[[ Supplied information, beginning ]]

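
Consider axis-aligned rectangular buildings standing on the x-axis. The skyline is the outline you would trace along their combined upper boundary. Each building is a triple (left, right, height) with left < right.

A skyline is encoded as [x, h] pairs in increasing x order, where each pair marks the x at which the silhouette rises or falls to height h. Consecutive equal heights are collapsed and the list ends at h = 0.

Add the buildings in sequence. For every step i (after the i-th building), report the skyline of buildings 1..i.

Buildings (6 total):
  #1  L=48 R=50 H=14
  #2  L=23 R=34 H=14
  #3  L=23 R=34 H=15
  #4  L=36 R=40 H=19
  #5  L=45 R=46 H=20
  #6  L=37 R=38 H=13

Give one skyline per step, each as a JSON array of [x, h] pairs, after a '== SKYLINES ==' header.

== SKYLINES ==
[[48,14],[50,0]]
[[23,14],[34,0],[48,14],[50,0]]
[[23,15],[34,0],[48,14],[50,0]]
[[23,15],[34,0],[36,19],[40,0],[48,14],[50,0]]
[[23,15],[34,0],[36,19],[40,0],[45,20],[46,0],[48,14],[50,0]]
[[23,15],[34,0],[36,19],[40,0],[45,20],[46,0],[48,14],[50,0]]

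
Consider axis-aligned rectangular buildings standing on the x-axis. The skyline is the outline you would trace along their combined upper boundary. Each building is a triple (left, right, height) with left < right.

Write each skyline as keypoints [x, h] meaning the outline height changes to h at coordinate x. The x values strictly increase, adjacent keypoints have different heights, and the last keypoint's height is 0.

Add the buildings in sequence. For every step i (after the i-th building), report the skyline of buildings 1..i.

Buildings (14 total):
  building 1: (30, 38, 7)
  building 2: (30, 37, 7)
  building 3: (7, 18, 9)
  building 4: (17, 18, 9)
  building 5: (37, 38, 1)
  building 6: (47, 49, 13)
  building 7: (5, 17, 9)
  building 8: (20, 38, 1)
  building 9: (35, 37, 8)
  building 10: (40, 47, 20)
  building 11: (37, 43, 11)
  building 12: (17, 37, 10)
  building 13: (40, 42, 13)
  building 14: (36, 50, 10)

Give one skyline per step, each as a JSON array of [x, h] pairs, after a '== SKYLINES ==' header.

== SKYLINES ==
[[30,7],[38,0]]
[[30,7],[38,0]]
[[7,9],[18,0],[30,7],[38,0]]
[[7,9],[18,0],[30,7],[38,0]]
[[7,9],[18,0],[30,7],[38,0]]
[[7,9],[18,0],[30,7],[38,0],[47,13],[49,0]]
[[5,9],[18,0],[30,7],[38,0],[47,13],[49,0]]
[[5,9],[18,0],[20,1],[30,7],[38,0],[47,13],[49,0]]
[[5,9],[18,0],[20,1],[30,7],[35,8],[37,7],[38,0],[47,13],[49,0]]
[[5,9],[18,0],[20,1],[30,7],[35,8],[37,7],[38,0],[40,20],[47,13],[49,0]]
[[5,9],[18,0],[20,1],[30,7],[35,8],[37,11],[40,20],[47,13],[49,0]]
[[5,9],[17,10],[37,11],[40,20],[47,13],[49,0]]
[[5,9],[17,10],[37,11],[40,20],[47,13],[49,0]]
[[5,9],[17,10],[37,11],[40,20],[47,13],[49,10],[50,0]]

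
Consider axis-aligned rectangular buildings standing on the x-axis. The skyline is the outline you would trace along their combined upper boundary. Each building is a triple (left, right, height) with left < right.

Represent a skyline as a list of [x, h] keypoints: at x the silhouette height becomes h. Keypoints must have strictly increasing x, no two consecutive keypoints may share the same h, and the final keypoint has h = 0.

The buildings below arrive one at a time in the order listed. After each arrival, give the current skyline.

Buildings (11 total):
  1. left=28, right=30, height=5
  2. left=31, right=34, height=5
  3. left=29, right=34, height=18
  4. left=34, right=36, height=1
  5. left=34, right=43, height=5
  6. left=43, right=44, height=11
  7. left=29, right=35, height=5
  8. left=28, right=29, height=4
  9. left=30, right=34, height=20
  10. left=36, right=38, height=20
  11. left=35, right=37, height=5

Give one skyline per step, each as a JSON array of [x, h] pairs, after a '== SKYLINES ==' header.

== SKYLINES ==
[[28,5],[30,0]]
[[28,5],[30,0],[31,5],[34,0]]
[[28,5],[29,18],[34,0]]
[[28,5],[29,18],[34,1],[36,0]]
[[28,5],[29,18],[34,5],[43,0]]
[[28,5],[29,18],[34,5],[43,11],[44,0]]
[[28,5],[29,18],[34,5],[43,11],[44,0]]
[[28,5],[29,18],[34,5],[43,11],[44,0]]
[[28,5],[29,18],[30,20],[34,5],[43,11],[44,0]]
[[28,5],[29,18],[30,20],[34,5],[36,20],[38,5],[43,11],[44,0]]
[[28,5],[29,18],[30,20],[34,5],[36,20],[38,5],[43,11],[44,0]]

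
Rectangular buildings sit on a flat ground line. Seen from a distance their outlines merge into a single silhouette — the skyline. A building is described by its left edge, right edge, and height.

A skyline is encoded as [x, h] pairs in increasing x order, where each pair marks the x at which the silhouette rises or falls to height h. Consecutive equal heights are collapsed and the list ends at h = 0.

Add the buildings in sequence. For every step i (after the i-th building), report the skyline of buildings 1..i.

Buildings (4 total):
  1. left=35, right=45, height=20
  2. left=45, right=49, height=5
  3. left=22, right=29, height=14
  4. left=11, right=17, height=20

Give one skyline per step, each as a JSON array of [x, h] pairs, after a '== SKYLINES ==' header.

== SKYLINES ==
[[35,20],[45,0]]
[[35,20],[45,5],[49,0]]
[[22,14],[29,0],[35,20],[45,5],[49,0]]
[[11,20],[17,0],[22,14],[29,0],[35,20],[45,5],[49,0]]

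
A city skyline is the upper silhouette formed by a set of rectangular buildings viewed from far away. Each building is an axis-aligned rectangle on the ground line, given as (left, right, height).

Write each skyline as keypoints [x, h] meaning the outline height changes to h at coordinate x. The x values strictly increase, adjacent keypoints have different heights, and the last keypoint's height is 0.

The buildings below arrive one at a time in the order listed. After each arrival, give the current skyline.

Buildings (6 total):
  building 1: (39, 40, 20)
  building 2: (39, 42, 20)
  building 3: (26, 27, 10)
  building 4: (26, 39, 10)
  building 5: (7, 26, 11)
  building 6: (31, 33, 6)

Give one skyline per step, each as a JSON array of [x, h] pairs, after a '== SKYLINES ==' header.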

[[ Supplied information, end ]]
[[ Supplied information, beginning ]]

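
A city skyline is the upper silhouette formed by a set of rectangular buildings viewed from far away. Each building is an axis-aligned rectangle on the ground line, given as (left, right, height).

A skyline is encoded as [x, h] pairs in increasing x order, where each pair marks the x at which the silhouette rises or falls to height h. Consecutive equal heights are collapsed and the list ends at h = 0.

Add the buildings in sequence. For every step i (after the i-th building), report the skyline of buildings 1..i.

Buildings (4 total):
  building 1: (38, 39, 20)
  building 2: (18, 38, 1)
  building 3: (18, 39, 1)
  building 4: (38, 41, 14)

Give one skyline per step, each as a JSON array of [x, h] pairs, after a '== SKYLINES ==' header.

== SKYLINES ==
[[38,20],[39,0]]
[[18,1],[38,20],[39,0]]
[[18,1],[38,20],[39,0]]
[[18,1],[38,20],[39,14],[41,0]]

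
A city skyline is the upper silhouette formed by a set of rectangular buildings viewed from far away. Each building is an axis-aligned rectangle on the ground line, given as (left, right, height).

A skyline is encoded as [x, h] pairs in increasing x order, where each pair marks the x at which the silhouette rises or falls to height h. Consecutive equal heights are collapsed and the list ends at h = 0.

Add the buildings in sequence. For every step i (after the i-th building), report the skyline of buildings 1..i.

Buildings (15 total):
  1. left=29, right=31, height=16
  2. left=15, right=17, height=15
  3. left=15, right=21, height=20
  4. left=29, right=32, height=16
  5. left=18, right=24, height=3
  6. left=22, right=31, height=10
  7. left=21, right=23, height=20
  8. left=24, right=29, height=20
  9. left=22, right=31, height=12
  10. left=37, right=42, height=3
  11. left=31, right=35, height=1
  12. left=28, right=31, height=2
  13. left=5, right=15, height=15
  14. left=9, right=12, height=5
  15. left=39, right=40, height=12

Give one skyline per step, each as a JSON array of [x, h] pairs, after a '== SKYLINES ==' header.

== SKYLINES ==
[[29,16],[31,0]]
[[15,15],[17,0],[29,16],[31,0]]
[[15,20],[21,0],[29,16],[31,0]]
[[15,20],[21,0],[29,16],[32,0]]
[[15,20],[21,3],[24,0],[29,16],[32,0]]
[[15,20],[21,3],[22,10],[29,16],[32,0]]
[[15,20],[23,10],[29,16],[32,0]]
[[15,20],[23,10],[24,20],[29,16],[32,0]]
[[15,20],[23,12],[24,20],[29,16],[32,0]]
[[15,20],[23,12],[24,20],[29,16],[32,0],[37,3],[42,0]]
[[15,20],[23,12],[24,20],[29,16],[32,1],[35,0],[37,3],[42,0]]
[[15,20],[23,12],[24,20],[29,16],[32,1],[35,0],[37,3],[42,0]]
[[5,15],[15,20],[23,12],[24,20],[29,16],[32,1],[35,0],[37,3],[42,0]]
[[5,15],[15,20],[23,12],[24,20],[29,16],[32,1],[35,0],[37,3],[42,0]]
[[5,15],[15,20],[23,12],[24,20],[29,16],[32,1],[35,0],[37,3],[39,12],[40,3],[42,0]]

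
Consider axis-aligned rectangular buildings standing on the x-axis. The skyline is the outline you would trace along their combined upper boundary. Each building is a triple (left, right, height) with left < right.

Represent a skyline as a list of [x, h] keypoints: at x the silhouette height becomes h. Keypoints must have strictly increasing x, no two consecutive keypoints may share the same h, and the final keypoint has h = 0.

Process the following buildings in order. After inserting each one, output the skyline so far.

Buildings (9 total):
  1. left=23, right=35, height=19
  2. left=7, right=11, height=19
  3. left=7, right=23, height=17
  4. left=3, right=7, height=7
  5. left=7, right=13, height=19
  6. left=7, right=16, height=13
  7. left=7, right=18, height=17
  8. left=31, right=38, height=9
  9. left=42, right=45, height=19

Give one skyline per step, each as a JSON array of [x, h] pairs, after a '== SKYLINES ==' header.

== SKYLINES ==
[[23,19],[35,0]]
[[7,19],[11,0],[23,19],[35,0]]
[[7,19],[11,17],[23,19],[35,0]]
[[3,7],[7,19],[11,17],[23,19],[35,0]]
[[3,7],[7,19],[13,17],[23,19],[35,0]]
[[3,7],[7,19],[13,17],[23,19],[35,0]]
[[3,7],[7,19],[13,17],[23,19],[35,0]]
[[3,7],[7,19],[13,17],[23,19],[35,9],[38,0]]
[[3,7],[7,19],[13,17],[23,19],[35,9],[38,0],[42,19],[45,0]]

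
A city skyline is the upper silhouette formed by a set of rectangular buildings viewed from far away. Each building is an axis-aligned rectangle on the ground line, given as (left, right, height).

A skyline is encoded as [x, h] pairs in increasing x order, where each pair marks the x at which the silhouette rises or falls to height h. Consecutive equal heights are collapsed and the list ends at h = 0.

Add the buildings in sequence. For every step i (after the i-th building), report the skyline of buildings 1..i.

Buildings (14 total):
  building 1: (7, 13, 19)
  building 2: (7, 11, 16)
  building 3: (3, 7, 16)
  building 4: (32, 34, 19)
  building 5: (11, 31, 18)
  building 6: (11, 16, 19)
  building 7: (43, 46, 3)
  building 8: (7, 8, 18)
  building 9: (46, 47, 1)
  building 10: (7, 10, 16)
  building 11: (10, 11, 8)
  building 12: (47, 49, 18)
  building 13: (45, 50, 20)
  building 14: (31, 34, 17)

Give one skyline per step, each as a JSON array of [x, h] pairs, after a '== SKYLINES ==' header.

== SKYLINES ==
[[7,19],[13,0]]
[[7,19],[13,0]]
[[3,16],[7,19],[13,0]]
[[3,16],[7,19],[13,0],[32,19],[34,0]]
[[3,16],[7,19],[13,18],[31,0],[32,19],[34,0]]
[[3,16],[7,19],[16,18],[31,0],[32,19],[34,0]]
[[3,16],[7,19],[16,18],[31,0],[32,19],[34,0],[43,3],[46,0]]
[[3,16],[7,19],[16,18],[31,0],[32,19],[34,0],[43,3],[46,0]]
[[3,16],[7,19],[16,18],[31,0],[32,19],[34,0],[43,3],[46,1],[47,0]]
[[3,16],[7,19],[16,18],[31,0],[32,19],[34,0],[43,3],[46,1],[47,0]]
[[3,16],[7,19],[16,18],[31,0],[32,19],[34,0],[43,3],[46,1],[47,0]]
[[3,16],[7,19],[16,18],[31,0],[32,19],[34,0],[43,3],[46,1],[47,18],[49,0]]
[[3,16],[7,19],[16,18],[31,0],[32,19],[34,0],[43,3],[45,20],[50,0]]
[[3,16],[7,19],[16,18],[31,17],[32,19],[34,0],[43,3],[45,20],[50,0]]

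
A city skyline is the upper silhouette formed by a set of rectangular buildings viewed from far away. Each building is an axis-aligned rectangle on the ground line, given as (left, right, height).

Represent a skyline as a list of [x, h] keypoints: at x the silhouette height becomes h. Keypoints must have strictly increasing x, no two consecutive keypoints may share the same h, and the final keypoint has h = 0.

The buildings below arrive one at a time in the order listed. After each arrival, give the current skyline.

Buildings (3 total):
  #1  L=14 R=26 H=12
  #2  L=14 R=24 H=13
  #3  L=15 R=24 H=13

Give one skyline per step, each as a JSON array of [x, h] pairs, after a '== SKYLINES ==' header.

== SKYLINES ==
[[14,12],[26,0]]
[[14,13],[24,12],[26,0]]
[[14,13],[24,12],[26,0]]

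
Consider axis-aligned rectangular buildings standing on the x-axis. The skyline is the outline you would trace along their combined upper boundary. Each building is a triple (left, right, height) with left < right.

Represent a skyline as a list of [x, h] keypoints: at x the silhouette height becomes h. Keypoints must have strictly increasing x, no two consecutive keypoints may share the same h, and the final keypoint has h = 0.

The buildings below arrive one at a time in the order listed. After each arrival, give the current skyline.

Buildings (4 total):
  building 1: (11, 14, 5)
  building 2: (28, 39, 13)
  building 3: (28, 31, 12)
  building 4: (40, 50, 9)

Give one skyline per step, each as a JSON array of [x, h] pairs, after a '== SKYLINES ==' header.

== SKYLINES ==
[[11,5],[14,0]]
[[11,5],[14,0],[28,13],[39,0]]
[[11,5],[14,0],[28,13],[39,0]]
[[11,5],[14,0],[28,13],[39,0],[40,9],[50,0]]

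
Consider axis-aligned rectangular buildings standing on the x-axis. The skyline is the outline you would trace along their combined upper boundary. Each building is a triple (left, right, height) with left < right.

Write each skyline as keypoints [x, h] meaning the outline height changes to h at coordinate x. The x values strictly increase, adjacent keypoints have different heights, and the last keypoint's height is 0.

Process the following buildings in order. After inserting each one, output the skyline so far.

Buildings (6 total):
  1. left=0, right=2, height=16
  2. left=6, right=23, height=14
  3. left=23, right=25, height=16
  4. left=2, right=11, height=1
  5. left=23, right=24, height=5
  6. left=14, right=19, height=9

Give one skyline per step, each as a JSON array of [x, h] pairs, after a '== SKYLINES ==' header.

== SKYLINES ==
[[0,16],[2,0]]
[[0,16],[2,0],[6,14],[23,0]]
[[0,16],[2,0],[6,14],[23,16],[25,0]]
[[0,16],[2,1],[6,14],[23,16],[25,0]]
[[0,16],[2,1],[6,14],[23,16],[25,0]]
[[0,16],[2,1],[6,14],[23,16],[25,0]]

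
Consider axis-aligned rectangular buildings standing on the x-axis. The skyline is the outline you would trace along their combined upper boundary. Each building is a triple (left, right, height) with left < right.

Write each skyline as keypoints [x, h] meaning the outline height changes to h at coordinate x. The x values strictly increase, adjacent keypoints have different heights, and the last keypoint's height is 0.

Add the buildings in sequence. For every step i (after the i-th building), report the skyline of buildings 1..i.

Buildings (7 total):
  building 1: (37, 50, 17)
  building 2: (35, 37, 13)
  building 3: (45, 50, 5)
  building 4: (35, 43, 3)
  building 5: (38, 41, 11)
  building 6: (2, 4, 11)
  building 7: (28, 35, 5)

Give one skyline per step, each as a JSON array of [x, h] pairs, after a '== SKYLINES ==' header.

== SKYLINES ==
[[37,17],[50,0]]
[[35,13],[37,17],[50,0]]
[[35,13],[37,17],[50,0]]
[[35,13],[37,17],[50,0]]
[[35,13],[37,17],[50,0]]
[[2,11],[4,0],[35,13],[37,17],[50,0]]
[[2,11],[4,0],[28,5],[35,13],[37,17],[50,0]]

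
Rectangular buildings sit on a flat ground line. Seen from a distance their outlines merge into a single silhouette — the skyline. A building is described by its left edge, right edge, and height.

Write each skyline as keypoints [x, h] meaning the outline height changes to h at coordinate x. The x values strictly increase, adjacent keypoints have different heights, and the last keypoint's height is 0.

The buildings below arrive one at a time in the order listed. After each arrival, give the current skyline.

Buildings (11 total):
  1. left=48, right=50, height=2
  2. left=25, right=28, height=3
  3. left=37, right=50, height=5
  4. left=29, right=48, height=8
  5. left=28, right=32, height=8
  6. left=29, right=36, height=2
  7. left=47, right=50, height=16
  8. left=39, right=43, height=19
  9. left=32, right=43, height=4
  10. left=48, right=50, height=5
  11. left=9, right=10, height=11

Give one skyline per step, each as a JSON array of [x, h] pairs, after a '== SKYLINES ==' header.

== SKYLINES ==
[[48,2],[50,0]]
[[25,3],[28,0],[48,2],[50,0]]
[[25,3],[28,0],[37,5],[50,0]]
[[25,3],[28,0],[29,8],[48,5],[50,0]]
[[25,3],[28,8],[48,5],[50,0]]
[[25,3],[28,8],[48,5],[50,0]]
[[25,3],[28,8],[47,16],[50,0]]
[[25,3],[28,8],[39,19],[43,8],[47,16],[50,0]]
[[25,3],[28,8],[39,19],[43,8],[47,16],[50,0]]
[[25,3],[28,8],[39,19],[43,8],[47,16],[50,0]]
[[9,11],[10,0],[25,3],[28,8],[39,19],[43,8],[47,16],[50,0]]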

[[ Supplied information, end ]]

Looking at the data above, write out exactly the lines that start at the one containing "building 12: (17, 37, 10)" and end at the one containing "building 14: (36, 50, 10)"; include both and nothing beyond.

* [Exercise answer]:
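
  building 12: (17, 37, 10)
  building 13: (40, 42, 13)
  building 14: (36, 50, 10)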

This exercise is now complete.